Content starts

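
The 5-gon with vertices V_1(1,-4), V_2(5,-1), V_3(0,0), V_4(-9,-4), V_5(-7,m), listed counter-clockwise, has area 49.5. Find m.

-8

The doubled signed area Σ (x_i y_{i+1} − x_{i+1} y_i) is linear in m.
With m=0 it equals 19; the coefficient of m is -10 (from the two edges through V_5).
So -10·m + 19 = 2·49.5 = 99 ⇒ m = -8.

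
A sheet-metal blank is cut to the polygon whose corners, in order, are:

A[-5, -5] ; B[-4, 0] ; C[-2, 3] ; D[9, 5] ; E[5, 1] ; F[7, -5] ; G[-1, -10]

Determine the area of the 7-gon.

118.5

Apply the surveyor's formula: 2A = Σ (x_i·y_{i+1} − x_{i+1}·y_i), indices taken mod 7.
Σ = (-20) + (-12) + (-37) + (-16) + (-32) + (-75) + (-45) = -237
Area = |Σ|/2 = 118.5.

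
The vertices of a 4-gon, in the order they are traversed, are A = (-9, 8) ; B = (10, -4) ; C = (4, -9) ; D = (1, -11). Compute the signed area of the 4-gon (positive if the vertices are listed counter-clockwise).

-122

Apply Gauss's area formula: 2A = Σ (x_i·y_{i+1} − x_{i+1}·y_i), indices taken mod 4.
A→B: (-9)(-4) − (10)(8) = -44
B→C: (10)(-9) − (4)(-4) = -74
C→D: (4)(-11) − (1)(-9) = -35
D→A: (1)(8) − (-9)(-11) = -91
Σ = -244
Signed area = Σ/2 = -122 (negative ⇒ clockwise traversal).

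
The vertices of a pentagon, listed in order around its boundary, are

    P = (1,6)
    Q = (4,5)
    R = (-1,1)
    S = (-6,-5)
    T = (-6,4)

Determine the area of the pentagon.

Apply the shoelace (surveyor's) formula: 2A = Σ (x_i·y_{i+1} − x_{i+1}·y_i), indices taken mod 5.
Cross-terms: -19, 9, 11, -54, -40  ⇒  Σ = -93
Area = |Σ|/2 = 46.5.

46.5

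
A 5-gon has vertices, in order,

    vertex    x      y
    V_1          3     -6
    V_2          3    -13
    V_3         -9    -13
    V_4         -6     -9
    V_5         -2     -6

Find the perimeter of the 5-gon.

34

|V_1V_2| = √((0)² + (-7)²) = √49 = 7
|V_2V_3| = √((-12)² + (0)²) = √144 = 12
|V_3V_4| = √((3)² + (4)²) = √25 = 5
|V_4V_5| = √((4)² + (3)²) = √25 = 5
|V_5V_1| = √((5)² + (0)²) = √25 = 5
Perimeter = 7 + 12 + 5 + 5 + 5 = 34.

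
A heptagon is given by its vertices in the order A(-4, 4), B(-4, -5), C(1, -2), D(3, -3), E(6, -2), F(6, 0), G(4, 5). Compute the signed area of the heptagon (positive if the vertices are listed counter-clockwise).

71

Apply Gauss's area formula: 2A = Σ (x_i·y_{i+1} − x_{i+1}·y_i), indices taken mod 7.
A→B: (-4)(-5) − (-4)(4) = 36
B→C: (-4)(-2) − (1)(-5) = 13
C→D: (1)(-3) − (3)(-2) = 3
D→E: (3)(-2) − (6)(-3) = 12
E→F: (6)(0) − (6)(-2) = 12
F→G: (6)(5) − (4)(0) = 30
G→A: (4)(4) − (-4)(5) = 36
Σ = 142
Signed area = Σ/2 = 71 (positive ⇒ counter-clockwise traversal).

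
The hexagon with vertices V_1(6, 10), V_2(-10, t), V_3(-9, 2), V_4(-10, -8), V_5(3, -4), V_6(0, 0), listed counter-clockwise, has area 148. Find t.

4

Write out the shoelace sum; only the two edges meeting at V_2 involve t:
2·Area = [(6·t − (-10)·10) + ((-10)·2 − (-9)·t)] + 156
       = 15·t + 236 = 296
⇒ t = 4.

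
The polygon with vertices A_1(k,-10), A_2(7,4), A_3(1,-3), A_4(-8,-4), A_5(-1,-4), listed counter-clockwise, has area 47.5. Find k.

The doubled signed area Σ (x_i y_{i+1} − x_{i+1} y_i) is linear in k.
With k=0 it equals 55; the coefficient of k is 8 (from the two edges through A_1).
So 8·k + 55 = 2·47.5 = 95 ⇒ k = 5.

5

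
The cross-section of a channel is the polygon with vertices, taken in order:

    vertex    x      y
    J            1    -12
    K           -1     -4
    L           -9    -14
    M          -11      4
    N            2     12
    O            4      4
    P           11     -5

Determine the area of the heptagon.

299.5

Cross-terms: -16, -22, -190, -140, -40, -64, -127  ⇒  Σ = -599
Area = |Σ|/2 = 299.5.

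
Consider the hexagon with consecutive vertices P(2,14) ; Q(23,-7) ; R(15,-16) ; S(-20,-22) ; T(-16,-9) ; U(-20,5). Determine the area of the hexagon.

Cross-terms: -336, -263, -650, -172, -260, -290  ⇒  Σ = -1971
Area = |Σ|/2 = 985.5.

985.5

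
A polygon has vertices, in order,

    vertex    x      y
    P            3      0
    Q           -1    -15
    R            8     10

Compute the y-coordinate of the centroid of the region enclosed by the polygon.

-5/3

Apply the shoelace (surveyor's) formula. First the cross-terms c_i = x_i·y_{i+1} − x_{i+1}·y_i:
  -45, 110, -30  ⇒  2A = 35, A = 17.5.
Then Σ (y_i + y_{i+1})·c_i = -175, so ȳ = -175 / (6·17.5) = -5/3.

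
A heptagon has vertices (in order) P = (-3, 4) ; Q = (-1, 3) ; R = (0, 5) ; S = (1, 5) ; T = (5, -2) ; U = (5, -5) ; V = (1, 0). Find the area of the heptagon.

24

Apply the shoelace (surveyor's) formula: 2A = Σ (x_i·y_{i+1} − x_{i+1}·y_i), indices taken mod 7.
Σ = (-5) + (-5) + (-5) + (-27) + (-15) + (5) + (4) = -48
Area = |Σ|/2 = 24.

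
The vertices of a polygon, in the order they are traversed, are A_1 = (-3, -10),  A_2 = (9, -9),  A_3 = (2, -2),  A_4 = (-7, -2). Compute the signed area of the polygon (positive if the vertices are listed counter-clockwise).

81.5

Cross-terms: 117, 0, -18, 64  ⇒  Σ = 163
Signed area = Σ/2 = 81.5 (positive ⇒ counter-clockwise traversal).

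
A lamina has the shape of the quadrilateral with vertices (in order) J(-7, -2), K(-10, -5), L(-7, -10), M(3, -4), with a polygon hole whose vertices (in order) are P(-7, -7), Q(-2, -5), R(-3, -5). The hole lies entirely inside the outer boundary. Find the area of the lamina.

51

Outer boundary:
Σ = (15) + (65) + (58) + (-34) = 104
Area = |Σ|/2 = 52.
Hole:
Σ = (21) + (-5) + (-14) = 2
Area = |Σ|/2 = 1.
Net area = 52 − 1 = 51.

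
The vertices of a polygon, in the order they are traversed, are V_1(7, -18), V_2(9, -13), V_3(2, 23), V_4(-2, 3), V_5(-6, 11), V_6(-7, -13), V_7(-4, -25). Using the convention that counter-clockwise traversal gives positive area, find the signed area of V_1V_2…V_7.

Cross-terms: 71, 233, 52, -4, 155, 123, 247  ⇒  Σ = 877
Signed area = Σ/2 = 438.5 (positive ⇒ counter-clockwise traversal).

438.5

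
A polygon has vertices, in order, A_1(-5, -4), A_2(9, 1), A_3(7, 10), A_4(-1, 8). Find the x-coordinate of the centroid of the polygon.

Apply the surveyor's formula. First the cross-terms c_i = x_i·y_{i+1} − x_{i+1}·y_i:
  31, 83, 66, 44  ⇒  2A = 224, A = 112.
Then Σ (x_i + x_{i+1})·c_i = 1584, so x̄ = 1584 / (6·112) = 33/14.

33/14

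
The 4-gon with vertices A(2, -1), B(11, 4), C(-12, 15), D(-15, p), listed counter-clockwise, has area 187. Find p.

7

The doubled signed area Σ (x_i y_{i+1} − x_{i+1} y_i) is linear in p.
With p=0 it equals 472; the coefficient of p is -14 (from the two edges through D).
So -14·p + 472 = 2·187 = 374 ⇒ p = 7.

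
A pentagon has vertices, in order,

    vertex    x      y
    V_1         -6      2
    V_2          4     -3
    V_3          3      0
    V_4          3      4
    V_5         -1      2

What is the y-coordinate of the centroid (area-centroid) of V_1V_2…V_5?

37/51

Apply Gauss's area formula. First the cross-terms c_i = x_i·y_{i+1} − x_{i+1}·y_i:
  10, 9, 12, 10, 10  ⇒  2A = 51, A = 25.5.
Then Σ (y_i + y_{i+1})·c_i = 111, so ȳ = 111 / (6·25.5) = 37/51.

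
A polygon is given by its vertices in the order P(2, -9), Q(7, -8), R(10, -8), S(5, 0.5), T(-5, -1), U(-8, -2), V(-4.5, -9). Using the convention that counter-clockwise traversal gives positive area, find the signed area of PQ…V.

118.5

Apply the shoelace formula: 2A = Σ (x_i·y_{i+1} − x_{i+1}·y_i), indices taken mod 7.
Σ = (47) + (24) + (45) + (-2.5) + (2) + (63) + (58.5) = 237
Signed area = Σ/2 = 118.5 (positive ⇒ counter-clockwise traversal).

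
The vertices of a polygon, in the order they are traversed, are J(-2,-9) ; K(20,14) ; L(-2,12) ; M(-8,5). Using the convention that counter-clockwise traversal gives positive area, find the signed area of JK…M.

Σ = (152) + (268) + (86) + (82) = 588
Signed area = Σ/2 = 294 (positive ⇒ counter-clockwise traversal).

294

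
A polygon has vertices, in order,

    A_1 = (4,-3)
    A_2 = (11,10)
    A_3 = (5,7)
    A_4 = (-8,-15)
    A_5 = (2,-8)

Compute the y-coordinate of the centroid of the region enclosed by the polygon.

-442/201

Apply Gauss's area formula. First the cross-terms c_i = x_i·y_{i+1} − x_{i+1}·y_i:
  73, 27, -19, 94, 26  ⇒  2A = 201, A = 100.5.
Then Σ (y_i + y_{i+1})·c_i = -1326, so ȳ = -1326 / (6·100.5) = -442/201.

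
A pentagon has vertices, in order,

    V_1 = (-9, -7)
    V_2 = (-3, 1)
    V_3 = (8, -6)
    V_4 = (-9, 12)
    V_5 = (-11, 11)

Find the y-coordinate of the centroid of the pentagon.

Apply the surveyor's formula. First the cross-terms c_i = x_i·y_{i+1} − x_{i+1}·y_i:
  -30, 10, 42, 33, 176  ⇒  2A = 231, A = 115.5.
Then Σ (y_i + y_{i+1})·c_i = 1845, so ȳ = 1845 / (6·115.5) = 205/77.

205/77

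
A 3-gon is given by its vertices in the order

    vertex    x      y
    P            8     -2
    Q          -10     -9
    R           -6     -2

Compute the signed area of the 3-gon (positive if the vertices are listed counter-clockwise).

Apply the surveyor's formula: 2A = Σ (x_i·y_{i+1} − x_{i+1}·y_i), indices taken mod 3.
Cross-terms: -92, -34, 28  ⇒  Σ = -98
Signed area = Σ/2 = -49 (negative ⇒ clockwise traversal).

-49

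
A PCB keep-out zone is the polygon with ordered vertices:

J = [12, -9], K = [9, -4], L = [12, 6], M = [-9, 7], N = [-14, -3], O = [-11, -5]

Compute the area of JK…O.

Apply Gauss's area formula: 2A = Σ (x_i·y_{i+1} − x_{i+1}·y_i), indices taken mod 6.
J→K: (12)(-4) − (9)(-9) = 33
K→L: (9)(6) − (12)(-4) = 102
L→M: (12)(7) − (-9)(6) = 138
M→N: (-9)(-3) − (-14)(7) = 125
N→O: (-14)(-5) − (-11)(-3) = 37
O→J: (-11)(-9) − (12)(-5) = 159
Σ = 594
Area = |Σ|/2 = 297.

297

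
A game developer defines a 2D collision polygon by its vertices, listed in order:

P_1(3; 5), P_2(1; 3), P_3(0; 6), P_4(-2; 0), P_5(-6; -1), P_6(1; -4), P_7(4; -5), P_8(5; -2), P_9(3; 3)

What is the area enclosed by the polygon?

Apply the shoelace formula: 2A = Σ (x_i·y_{i+1} − x_{i+1}·y_i), indices taken mod 9.
Σ = (4) + (6) + (12) + (2) + (25) + (11) + (17) + (21) + (6) = 104
Area = |Σ|/2 = 52.

52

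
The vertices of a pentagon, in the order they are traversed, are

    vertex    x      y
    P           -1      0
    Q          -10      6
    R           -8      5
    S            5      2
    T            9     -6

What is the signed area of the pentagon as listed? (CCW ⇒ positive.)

-51.5

P→Q: (-1)(6) − (-10)(0) = -6
Q→R: (-10)(5) − (-8)(6) = -2
R→S: (-8)(2) − (5)(5) = -41
S→T: (5)(-6) − (9)(2) = -48
T→P: (9)(0) − (-1)(-6) = -6
Σ = -103
Signed area = Σ/2 = -51.5 (negative ⇒ clockwise traversal).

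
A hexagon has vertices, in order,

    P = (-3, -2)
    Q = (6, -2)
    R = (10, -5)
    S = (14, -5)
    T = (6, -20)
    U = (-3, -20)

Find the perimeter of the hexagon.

62

|PQ| = √((9)² + (0)²) = √81 = 9
|QR| = √((4)² + (-3)²) = √25 = 5
|RS| = √((4)² + (0)²) = √16 = 4
|ST| = √((-8)² + (-15)²) = √289 = 17
|TU| = √((-9)² + (0)²) = √81 = 9
|UP| = √((0)² + (18)²) = √324 = 18
Perimeter = 9 + 5 + 4 + 17 + 9 + 18 = 62.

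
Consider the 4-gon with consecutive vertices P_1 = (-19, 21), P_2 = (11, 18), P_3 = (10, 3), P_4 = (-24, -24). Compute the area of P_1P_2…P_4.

924

Σ = (-573) + (-147) + (-168) + (-960) = -1848
Area = |Σ|/2 = 924.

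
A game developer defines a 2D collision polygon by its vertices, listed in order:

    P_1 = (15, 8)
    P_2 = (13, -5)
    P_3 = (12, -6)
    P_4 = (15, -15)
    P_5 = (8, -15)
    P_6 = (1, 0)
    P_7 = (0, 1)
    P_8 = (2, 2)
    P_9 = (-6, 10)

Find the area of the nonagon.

Σ = (-179) + (-18) + (-90) + (-105) + (15) + (1) + (-2) + (32) + (-198) = -544
Area = |Σ|/2 = 272.

272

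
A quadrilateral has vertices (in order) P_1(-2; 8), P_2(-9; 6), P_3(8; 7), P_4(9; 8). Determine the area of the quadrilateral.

Apply the shoelace (surveyor's) formula: 2A = Σ (x_i·y_{i+1} − x_{i+1}·y_i), indices taken mod 4.
Σ = (60) + (-111) + (1) + (88) = 38
Area = |Σ|/2 = 19.

19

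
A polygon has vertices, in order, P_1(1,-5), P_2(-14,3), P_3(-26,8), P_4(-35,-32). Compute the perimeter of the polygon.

116

|P_1P_2| = √((-15)² + (8)²) = √289 = 17
|P_2P_3| = √((-12)² + (5)²) = √169 = 13
|P_3P_4| = √((-9)² + (-40)²) = √1681 = 41
|P_4P_1| = √((36)² + (27)²) = √2025 = 45
Perimeter = 17 + 13 + 41 + 45 = 116.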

Content ends

**WORK REQUEST**
Return only the part of the records above that opens with the line containing "V_4 = (-9, 12)" and closes with the line containing "A 3-gon is given by its vertices in the order", ends included.

**SOLUTION FOR THIS EXERCISE**
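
    V_4 = (-9, 12)
    V_5 = (-11, 11)

Find the y-coordinate of the centroid of the pentagon.

Apply the surveyor's formula. First the cross-terms c_i = x_i·y_{i+1} − x_{i+1}·y_i:
  -30, 10, 42, 33, 176  ⇒  2A = 231, A = 115.5.
Then Σ (y_i + y_{i+1})·c_i = 1845, so ȳ = 1845 / (6·115.5) = 205/77.

205/77

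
A 3-gon is given by its vertices in the order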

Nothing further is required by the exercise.